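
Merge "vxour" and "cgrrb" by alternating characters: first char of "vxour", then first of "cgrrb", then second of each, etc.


String 1: 'vxour'
String 2: 'cgrrb'
Operation: alternate characters
Pairs: 'v'+'c', 'x'+'g', 'o'+'r', 'u'+'r', 'r'+'b'
Result: vcxgorurrb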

************

→ **TASK ITEM**:
Keeping every line exactly as it is, retype the entries shown above.

→ **OUTPUT FOR THIS EXERCISE**:
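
Merge "vxour" and "cgrrb" by alternating characters: first char of "vxour", then first of "cgrrb", then second of each, etc.


String 1: 'vxour'
String 2: 'cgrrb'
Operation: alternate characters
Pairs: 'v'+'c', 'x'+'g', 'o'+'r', 'u'+'r', 'r'+'b'
Result: vcxgorurrb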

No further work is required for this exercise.